(Items from a dataset)
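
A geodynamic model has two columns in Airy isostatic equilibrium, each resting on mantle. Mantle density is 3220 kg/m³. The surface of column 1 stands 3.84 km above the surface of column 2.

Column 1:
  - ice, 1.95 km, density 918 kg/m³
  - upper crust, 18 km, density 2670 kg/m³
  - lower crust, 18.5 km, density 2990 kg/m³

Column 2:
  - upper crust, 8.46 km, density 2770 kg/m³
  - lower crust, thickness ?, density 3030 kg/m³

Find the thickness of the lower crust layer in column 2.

13 km

Take the compensation level at the base of the deeper column (depth z_c below the surface of column 1) and equate Σ ρ_i t_i down to z_c; mantle fills any gap and the z_c terms cancel.
Column 1: 1.95×918 + 18×2670 + 18.5×2990 + (z_c − 38.45)×3220
Column 2: 3.84×0 + 8.46×2770 + x×3030 + (z_c − 3.84 − 8.46 − x)×3220
The z_c×3220 term appears on both sides and cancels. Collect the known terms of each column as K = Σ(ρt)_known − 3220 × (depth of known layers): K_1 = 105165.1 − 3220×38.45 = −18643.9; K_2 = 23434.2 − 3220×(3.84 + 8.46) = −16171.8.
Balance: K_1 = K_2 − x×(3220 − 3030), so x = (K_2 − K_1)/(3220 − 3030) = 2472.1/190 = 13 km.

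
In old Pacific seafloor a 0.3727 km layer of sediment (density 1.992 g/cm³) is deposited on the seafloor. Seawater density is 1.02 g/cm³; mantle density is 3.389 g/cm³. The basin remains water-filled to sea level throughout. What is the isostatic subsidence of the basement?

Submarine loading: the sediment displaces seawater, and the subsidence is in turn flooded, so s (ρ_m − ρ_w) = t (ρ_sed − ρ_w).
s = 0.3727 km × (1.992 − 1.02) / (3.389 − 1.02) = 0.153 km.

0.153 km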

§ **ASSIGNED TASK**
Please give all the lines above again, exactly as they read.

§ **RESPONSE BELOW**
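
A geodynamic model has two columns in Airy isostatic equilibrium, each resting on mantle. Mantle density is 3220 kg/m³. The surface of column 1 stands 3.84 km above the surface of column 2.

Column 1:
  - ice, 1.95 km, density 918 kg/m³
  - upper crust, 18 km, density 2670 kg/m³
  - lower crust, 18.5 km, density 2990 kg/m³

Column 2:
  - upper crust, 8.46 km, density 2770 kg/m³
  - lower crust, thickness ?, density 3030 kg/m³

Find the thickness of the lower crust layer in column 2.

13 km

Take the compensation level at the base of the deeper column (depth z_c below the surface of column 1) and equate Σ ρ_i t_i down to z_c; mantle fills any gap and the z_c terms cancel.
Column 1: 1.95×918 + 18×2670 + 18.5×2990 + (z_c − 38.45)×3220
Column 2: 3.84×0 + 8.46×2770 + x×3030 + (z_c − 3.84 − 8.46 − x)×3220
The z_c×3220 term appears on both sides and cancels. Collect the known terms of each column as K = Σ(ρt)_known − 3220 × (depth of known layers): K_1 = 105165.1 − 3220×38.45 = −18643.9; K_2 = 23434.2 − 3220×(3.84 + 8.46) = −16171.8.
Balance: K_1 = K_2 − x×(3220 − 3030), so x = (K_2 − K_1)/(3220 − 3030) = 2472.1/190 = 13 km.

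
In old Pacific seafloor a 0.3727 km layer of sediment (density 1.992 g/cm³) is deposited on the seafloor. Seawater density is 1.02 g/cm³; mantle density is 3.389 g/cm³. The basin remains water-filled to sea level throughout. What is the isostatic subsidence of the basement?

Submarine loading: the sediment displaces seawater, and the subsidence is in turn flooded, so s (ρ_m − ρ_w) = t (ρ_sed − ρ_w).
s = 0.3727 km × (1.992 − 1.02) / (3.389 − 1.02) = 0.153 km.

0.153 km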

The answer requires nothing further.